What is expected:
Restate word for word the lines of the data below, from the first through the one that has "Reject: bbabbaa, aaa, bbbaa, abaabaa, aaaaa, a, aaabab".

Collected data
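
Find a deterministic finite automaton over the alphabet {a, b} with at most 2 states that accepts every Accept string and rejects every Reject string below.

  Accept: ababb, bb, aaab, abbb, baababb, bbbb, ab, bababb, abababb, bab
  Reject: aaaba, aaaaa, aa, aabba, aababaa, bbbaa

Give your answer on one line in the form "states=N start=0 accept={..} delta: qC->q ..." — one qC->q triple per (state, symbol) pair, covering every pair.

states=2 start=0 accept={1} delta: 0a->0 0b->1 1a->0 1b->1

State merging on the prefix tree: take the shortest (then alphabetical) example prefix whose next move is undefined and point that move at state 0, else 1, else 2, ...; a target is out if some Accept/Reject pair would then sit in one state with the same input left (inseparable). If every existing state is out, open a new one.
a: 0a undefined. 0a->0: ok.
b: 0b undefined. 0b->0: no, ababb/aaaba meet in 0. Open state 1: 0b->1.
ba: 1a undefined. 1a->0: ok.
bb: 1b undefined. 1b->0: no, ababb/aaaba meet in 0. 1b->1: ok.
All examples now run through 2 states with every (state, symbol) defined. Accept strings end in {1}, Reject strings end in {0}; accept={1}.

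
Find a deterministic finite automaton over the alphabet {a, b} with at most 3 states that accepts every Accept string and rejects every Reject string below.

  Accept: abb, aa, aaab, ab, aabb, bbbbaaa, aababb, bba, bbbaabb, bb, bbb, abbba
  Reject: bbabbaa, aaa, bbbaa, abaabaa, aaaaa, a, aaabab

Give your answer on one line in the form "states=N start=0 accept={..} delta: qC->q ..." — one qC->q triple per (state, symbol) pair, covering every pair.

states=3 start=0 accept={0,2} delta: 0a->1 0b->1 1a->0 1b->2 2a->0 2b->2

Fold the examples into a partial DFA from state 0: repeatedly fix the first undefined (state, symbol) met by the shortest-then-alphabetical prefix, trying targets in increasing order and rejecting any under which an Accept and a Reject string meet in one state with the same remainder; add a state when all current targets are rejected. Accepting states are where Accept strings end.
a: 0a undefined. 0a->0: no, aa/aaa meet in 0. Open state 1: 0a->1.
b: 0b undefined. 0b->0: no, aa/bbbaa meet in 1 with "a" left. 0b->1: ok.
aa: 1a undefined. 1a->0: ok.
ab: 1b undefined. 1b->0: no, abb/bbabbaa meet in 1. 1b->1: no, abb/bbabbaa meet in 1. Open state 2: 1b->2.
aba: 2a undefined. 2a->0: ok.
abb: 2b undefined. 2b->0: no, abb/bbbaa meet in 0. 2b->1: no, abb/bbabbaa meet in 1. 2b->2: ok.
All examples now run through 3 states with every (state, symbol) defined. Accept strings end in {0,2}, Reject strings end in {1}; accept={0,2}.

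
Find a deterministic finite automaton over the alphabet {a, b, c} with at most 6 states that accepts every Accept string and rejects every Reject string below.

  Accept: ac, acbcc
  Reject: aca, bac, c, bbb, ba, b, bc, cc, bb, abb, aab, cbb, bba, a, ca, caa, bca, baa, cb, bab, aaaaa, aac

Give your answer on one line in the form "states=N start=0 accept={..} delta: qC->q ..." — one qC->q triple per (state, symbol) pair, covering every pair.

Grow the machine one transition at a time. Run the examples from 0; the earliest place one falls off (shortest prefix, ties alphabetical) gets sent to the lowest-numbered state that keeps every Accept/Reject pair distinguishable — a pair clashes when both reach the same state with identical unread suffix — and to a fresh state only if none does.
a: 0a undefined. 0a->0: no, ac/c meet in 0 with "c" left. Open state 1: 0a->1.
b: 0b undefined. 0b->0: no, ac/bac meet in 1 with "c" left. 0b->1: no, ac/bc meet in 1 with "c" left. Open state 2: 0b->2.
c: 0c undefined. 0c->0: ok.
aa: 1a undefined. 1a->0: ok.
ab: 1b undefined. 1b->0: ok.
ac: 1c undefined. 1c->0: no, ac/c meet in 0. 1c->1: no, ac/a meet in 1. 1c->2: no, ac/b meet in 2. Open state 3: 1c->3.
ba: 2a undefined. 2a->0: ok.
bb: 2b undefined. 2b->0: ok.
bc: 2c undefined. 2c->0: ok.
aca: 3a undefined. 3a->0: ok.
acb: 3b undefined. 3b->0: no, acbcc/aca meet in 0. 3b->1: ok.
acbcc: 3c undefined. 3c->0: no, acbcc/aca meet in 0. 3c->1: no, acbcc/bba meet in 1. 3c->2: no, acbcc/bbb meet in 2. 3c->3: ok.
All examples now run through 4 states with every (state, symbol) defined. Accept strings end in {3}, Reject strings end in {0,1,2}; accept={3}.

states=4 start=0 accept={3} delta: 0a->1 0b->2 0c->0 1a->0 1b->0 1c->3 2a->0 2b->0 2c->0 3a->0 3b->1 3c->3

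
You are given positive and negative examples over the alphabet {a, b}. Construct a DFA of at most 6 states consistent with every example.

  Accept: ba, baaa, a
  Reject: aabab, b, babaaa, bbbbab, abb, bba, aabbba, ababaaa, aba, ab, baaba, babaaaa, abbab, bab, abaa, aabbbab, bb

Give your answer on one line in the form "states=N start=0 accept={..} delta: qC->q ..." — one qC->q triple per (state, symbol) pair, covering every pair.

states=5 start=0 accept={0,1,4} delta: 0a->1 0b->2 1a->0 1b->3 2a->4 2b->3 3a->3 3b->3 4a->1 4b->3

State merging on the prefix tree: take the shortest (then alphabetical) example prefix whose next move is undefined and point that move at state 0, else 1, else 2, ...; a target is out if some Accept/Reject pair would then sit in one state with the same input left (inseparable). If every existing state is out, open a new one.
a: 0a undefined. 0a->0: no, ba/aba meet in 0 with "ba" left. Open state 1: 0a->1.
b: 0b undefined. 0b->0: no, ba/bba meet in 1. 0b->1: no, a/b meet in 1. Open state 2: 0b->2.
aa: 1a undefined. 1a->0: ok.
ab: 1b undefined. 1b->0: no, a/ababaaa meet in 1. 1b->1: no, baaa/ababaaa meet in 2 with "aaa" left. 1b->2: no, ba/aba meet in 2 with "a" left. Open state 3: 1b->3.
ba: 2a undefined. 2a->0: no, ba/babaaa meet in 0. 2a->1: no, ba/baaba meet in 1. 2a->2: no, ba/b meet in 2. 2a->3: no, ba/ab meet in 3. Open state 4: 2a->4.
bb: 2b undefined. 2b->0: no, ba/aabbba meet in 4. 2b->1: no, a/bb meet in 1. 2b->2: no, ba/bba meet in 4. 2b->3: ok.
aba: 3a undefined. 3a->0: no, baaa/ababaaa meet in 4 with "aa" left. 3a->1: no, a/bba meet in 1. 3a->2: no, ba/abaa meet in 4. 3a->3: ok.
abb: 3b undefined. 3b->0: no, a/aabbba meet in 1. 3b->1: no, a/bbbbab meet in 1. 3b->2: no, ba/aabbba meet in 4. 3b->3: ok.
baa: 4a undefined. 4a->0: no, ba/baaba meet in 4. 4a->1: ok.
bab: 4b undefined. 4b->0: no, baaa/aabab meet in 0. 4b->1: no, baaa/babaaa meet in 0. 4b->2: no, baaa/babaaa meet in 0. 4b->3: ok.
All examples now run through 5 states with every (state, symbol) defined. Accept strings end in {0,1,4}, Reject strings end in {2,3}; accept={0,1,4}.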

Final answer:
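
Find a deterministic finite automaton over the alphabet {a, b} with at most 2 states that accepts every Accept string and rejects every Reject string below.

  Accept: ababb, bb, aaab, abbb, baababb, bbbb, ab, bababb, abababb, bab
  Reject: aaaba, aaaaa, aa, aabba, aababaa, bbbaa

Give your answer on one line in the form "states=N start=0 accept={..} delta: qC->q ..." — one qC->q triple per (state, symbol) pair, covering every pair.

states=2 start=0 accept={1} delta: 0a->0 0b->1 1a->0 1b->1

State merging on the prefix tree: take the shortest (then alphabetical) example prefix whose next move is undefined and point that move at state 0, else 1, else 2, ...; a target is out if some Accept/Reject pair would then sit in one state with the same input left (inseparable). If every existing state is out, open a new one.
a: 0a undefined. 0a->0: ok.
b: 0b undefined. 0b->0: no, ababb/aaaba meet in 0. Open state 1: 0b->1.
ba: 1a undefined. 1a->0: ok.
bb: 1b undefined. 1b->0: no, ababb/aaaba meet in 0. 1b->1: ok.
All examples now run through 2 states with every (state, symbol) defined. Accept strings end in {1}, Reject strings end in {0}; accept={1}.

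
Find a deterministic finite automaton over the alphabet {a, b} with at most 3 states that accepts every Accept string and rejects every Reject string below.

  Accept: abb, aa, aaab, ab, aabb, bbbbaaa, aababb, bba, bbbaabb, bb, bbb, abbba
  Reject: bbabbaa, aaa, bbbaa, abaabaa, aaaaa, a, aaabab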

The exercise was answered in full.